*** Opening of DATA SHOWN ***

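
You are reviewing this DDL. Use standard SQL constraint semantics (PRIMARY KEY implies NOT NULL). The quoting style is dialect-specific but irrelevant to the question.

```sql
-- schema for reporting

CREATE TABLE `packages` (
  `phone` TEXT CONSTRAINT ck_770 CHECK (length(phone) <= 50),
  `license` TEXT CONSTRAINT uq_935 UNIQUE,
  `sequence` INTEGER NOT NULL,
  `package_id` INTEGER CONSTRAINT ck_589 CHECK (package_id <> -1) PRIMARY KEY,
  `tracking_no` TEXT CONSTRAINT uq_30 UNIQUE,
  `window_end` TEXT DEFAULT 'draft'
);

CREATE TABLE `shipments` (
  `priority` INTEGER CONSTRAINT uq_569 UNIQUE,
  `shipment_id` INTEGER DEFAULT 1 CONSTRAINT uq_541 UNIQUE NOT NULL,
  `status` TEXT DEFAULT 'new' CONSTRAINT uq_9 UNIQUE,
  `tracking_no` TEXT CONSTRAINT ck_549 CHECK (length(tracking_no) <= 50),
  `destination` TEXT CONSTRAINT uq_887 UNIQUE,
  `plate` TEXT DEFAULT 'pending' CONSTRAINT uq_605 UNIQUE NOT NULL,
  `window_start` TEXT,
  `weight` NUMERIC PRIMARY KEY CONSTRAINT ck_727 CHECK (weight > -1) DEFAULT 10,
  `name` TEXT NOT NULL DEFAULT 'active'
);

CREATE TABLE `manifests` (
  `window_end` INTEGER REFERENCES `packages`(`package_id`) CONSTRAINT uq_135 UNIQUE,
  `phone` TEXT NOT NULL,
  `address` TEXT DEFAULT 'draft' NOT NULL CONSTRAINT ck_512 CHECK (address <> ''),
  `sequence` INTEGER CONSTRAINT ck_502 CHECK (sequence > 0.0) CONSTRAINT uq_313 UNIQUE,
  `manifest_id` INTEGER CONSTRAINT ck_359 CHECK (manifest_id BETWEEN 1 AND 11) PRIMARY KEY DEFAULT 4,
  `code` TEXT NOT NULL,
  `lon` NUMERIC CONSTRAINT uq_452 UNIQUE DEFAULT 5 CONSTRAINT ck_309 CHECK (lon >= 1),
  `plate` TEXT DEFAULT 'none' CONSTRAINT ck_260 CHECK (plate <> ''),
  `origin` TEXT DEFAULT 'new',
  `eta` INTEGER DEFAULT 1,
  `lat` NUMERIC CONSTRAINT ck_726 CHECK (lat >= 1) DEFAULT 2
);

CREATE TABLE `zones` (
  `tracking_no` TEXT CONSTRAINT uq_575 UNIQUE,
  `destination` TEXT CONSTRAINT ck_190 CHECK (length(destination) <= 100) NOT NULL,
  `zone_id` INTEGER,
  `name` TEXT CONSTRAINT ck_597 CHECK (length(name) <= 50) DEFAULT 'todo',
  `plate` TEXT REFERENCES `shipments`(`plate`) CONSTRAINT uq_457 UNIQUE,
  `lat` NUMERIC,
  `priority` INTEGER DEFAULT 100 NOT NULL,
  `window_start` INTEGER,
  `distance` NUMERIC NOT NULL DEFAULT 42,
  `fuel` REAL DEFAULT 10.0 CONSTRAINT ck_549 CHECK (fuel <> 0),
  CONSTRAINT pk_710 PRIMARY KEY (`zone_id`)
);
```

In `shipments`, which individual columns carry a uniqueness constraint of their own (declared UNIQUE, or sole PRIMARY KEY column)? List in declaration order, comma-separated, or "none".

priority, shipment_id, status, destination, plate, weight

- priority: declared UNIQUE → unique.
- shipment_id: declared UNIQUE → unique.
- status: declared UNIQUE → unique.
- tracking_no: no UNIQUE or single-column PK constraint.
- destination: declared UNIQUE → unique.
- plate: declared UNIQUE → unique.
- window_start: no UNIQUE or single-column PK constraint.
- weight: single-column PRIMARY KEY → unique.
- name: no UNIQUE or single-column PK constraint.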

*** Close of DATA SHOWN ***

- **YOUR ASSIGNMENT**:
Copy the data above in its entirety, exactly as given.

- **YOUR RESPONSE**:
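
You are reviewing this DDL. Use standard SQL constraint semantics (PRIMARY KEY implies NOT NULL). The quoting style is dialect-specific but irrelevant to the question.

```sql
-- schema for reporting

CREATE TABLE `packages` (
  `phone` TEXT CONSTRAINT ck_770 CHECK (length(phone) <= 50),
  `license` TEXT CONSTRAINT uq_935 UNIQUE,
  `sequence` INTEGER NOT NULL,
  `package_id` INTEGER CONSTRAINT ck_589 CHECK (package_id <> -1) PRIMARY KEY,
  `tracking_no` TEXT CONSTRAINT uq_30 UNIQUE,
  `window_end` TEXT DEFAULT 'draft'
);

CREATE TABLE `shipments` (
  `priority` INTEGER CONSTRAINT uq_569 UNIQUE,
  `shipment_id` INTEGER DEFAULT 1 CONSTRAINT uq_541 UNIQUE NOT NULL,
  `status` TEXT DEFAULT 'new' CONSTRAINT uq_9 UNIQUE,
  `tracking_no` TEXT CONSTRAINT ck_549 CHECK (length(tracking_no) <= 50),
  `destination` TEXT CONSTRAINT uq_887 UNIQUE,
  `plate` TEXT DEFAULT 'pending' CONSTRAINT uq_605 UNIQUE NOT NULL,
  `window_start` TEXT,
  `weight` NUMERIC PRIMARY KEY CONSTRAINT ck_727 CHECK (weight > -1) DEFAULT 10,
  `name` TEXT NOT NULL DEFAULT 'active'
);

CREATE TABLE `manifests` (
  `window_end` INTEGER REFERENCES `packages`(`package_id`) CONSTRAINT uq_135 UNIQUE,
  `phone` TEXT NOT NULL,
  `address` TEXT DEFAULT 'draft' NOT NULL CONSTRAINT ck_512 CHECK (address <> ''),
  `sequence` INTEGER CONSTRAINT ck_502 CHECK (sequence > 0.0) CONSTRAINT uq_313 UNIQUE,
  `manifest_id` INTEGER CONSTRAINT ck_359 CHECK (manifest_id BETWEEN 1 AND 11) PRIMARY KEY DEFAULT 4,
  `code` TEXT NOT NULL,
  `lon` NUMERIC CONSTRAINT uq_452 UNIQUE DEFAULT 5 CONSTRAINT ck_309 CHECK (lon >= 1),
  `plate` TEXT DEFAULT 'none' CONSTRAINT ck_260 CHECK (plate <> ''),
  `origin` TEXT DEFAULT 'new',
  `eta` INTEGER DEFAULT 1,
  `lat` NUMERIC CONSTRAINT ck_726 CHECK (lat >= 1) DEFAULT 2
);

CREATE TABLE `zones` (
  `tracking_no` TEXT CONSTRAINT uq_575 UNIQUE,
  `destination` TEXT CONSTRAINT ck_190 CHECK (length(destination) <= 100) NOT NULL,
  `zone_id` INTEGER,
  `name` TEXT CONSTRAINT ck_597 CHECK (length(name) <= 50) DEFAULT 'todo',
  `plate` TEXT REFERENCES `shipments`(`plate`) CONSTRAINT uq_457 UNIQUE,
  `lat` NUMERIC,
  `priority` INTEGER DEFAULT 100 NOT NULL,
  `window_start` INTEGER,
  `distance` NUMERIC NOT NULL DEFAULT 42,
  `fuel` REAL DEFAULT 10.0 CONSTRAINT ck_549 CHECK (fuel <> 0),
  CONSTRAINT pk_710 PRIMARY KEY (`zone_id`)
);
```

In `shipments`, which individual columns carry a uniqueness constraint of their own (declared UNIQUE, or sole PRIMARY KEY column)? List in declaration order, comma-separated, or "none".

priority, shipment_id, status, destination, plate, weight

- priority: declared UNIQUE → unique.
- shipment_id: declared UNIQUE → unique.
- status: declared UNIQUE → unique.
- tracking_no: no UNIQUE or single-column PK constraint.
- destination: declared UNIQUE → unique.
- plate: declared UNIQUE → unique.
- window_start: no UNIQUE or single-column PK constraint.
- weight: single-column PRIMARY KEY → unique.
- name: no UNIQUE or single-column PK constraint.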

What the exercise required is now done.